▶ **EXERCISE INSTRUCTIONS**: What is wanted is the line holding "306.22 | 100" and every later line through the end of the entries, set down exactly.

▶ **RECORDS FOR THIS EXERCISE**:
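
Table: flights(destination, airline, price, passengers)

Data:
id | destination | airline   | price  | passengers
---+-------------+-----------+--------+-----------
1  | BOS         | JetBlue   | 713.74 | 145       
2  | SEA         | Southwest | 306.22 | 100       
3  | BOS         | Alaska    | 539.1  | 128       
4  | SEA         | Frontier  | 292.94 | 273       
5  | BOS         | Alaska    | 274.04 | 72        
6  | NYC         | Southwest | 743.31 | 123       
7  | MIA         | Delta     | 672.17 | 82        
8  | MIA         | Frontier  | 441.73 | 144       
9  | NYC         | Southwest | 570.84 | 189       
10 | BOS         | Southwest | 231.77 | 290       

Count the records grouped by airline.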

▶ **ANSWER TO THE EXERCISE**:
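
2  | SEA         | Southwest | 306.22 | 100       
3  | BOS         | Alaska    | 539.1  | 128       
4  | SEA         | Frontier  | 292.94 | 273       
5  | BOS         | Alaska    | 274.04 | 72        
6  | NYC         | Southwest | 743.31 | 123       
7  | MIA         | Delta     | 672.17 | 82        
8  | MIA         | Frontier  | 441.73 | 144       
9  | NYC         | Southwest | 570.84 | 189       
10 | BOS         | Southwest | 231.77 | 290       

Count the records grouped by airline.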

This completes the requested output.